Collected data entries
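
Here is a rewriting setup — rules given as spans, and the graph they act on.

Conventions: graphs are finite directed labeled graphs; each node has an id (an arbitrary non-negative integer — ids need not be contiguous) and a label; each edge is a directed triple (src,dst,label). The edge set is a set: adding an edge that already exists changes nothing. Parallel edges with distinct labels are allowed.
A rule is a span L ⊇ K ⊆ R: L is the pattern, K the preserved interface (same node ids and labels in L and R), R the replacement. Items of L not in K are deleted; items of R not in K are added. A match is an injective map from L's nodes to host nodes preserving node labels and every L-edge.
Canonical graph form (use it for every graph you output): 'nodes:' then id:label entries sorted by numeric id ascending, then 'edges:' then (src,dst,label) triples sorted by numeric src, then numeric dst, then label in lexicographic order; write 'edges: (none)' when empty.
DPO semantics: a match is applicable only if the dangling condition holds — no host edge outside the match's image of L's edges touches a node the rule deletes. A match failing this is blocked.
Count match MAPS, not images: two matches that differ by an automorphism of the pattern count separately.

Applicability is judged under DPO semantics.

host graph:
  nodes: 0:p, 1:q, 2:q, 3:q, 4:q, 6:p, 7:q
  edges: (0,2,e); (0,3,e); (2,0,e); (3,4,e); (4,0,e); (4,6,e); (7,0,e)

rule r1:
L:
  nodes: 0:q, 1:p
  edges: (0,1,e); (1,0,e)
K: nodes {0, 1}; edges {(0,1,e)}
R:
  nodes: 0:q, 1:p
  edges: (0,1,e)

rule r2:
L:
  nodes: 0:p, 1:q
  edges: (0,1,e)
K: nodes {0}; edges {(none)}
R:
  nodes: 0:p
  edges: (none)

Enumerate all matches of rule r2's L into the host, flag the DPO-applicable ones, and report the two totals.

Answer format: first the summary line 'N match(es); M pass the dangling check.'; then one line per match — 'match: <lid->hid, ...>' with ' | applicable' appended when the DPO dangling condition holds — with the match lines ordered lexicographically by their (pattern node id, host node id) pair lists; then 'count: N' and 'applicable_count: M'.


2 match(es); 0 pass the dangling check.
match: 0->0, 1->2
match: 0->0, 1->3
count: 2
applicable_count: 0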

**Exercise goal**
The entries must all be transcribed exactly.

**Solution for this exercise**
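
Here is a rewriting setup — rules given as spans, and the graph they act on.

Conventions: graphs are finite directed labeled graphs; each node has an id (an arbitrary non-negative integer — ids need not be contiguous) and a label; each edge is a directed triple (src,dst,label). The edge set is a set: adding an edge that already exists changes nothing. Parallel edges with distinct labels are allowed.
A rule is a span L ⊇ K ⊆ R: L is the pattern, K the preserved interface (same node ids and labels in L and R), R the replacement. Items of L not in K are deleted; items of R not in K are added. A match is an injective map from L's nodes to host nodes preserving node labels and every L-edge.
Canonical graph form (use it for every graph you output): 'nodes:' then id:label entries sorted by numeric id ascending, then 'edges:' then (src,dst,label) triples sorted by numeric src, then numeric dst, then label in lexicographic order; write 'edges: (none)' when empty.
DPO semantics: a match is applicable only if the dangling condition holds — no host edge outside the match's image of L's edges touches a node the rule deletes. A match failing this is blocked.
Count match MAPS, not images: two matches that differ by an automorphism of the pattern count separately.

Applicability is judged under DPO semantics.

host graph:
  nodes: 0:p, 1:q, 2:q, 3:q, 4:q, 6:p, 7:q
  edges: (0,2,e); (0,3,e); (2,0,e); (3,4,e); (4,0,e); (4,6,e); (7,0,e)

rule r1:
L:
  nodes: 0:q, 1:p
  edges: (0,1,e); (1,0,e)
K: nodes {0, 1}; edges {(0,1,e)}
R:
  nodes: 0:q, 1:p
  edges: (0,1,e)

rule r2:
L:
  nodes: 0:p, 1:q
  edges: (0,1,e)
K: nodes {0}; edges {(none)}
R:
  nodes: 0:p
  edges: (none)

Enumerate all matches of rule r2's L into the host, flag the DPO-applicable ones, and report the two totals.

Answer format: first the summary line 'N match(es); M pass the dangling check.'; then one line per match — 'match: <lid->hid, ...>' with ' | applicable' appended when the DPO dangling condition holds — with the match lines ordered lexicographically by their (pattern node id, host node id) pair lists; then 'count: N' and 'applicable_count: M'.


2 match(es); 0 pass the dangling check.
match: 0->0, 1->2
match: 0->0, 1->3
count: 2
applicable_count: 0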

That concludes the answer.